◆ Work item ◆
In the listing below, the answer starts at the line that has "mass | Isp |" and stops after the line that has "kg | 418 s |"; please repeat that part exactly and nothing more.

◆ Listed records ◆
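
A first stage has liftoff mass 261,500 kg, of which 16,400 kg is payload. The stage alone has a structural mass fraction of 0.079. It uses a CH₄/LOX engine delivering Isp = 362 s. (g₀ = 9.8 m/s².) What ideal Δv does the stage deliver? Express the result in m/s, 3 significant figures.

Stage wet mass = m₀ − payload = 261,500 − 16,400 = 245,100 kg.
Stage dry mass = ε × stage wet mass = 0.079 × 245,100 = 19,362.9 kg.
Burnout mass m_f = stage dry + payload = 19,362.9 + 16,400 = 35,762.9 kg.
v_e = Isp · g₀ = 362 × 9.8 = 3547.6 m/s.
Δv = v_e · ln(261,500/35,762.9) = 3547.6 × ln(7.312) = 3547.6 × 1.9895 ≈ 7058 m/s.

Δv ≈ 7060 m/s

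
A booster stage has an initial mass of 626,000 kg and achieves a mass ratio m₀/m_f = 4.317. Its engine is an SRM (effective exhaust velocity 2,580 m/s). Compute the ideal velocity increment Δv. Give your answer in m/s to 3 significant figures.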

---

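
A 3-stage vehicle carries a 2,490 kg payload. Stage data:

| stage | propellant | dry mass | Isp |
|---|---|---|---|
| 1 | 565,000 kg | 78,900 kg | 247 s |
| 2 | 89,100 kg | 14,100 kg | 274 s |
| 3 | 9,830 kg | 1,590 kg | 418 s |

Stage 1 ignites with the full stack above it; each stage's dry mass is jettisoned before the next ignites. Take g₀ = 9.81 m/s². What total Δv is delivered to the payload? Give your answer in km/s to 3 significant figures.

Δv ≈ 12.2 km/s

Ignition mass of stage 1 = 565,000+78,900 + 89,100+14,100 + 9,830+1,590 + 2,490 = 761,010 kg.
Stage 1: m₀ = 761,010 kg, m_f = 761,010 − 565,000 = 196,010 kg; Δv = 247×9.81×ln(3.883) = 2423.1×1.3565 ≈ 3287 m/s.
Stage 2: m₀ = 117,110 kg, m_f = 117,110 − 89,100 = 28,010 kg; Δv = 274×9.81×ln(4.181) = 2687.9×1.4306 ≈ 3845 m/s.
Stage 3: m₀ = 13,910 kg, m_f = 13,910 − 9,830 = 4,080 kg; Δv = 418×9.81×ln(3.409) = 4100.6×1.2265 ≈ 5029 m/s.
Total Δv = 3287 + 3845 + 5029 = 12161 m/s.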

◆ Finished task ◆
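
| stage | propellant | dry mass | Isp |
|---|---|---|---|
| 1 | 565,000 kg | 78,900 kg | 247 s |
| 2 | 89,100 kg | 14,100 kg | 274 s |
| 3 | 9,830 kg | 1,590 kg | 418 s |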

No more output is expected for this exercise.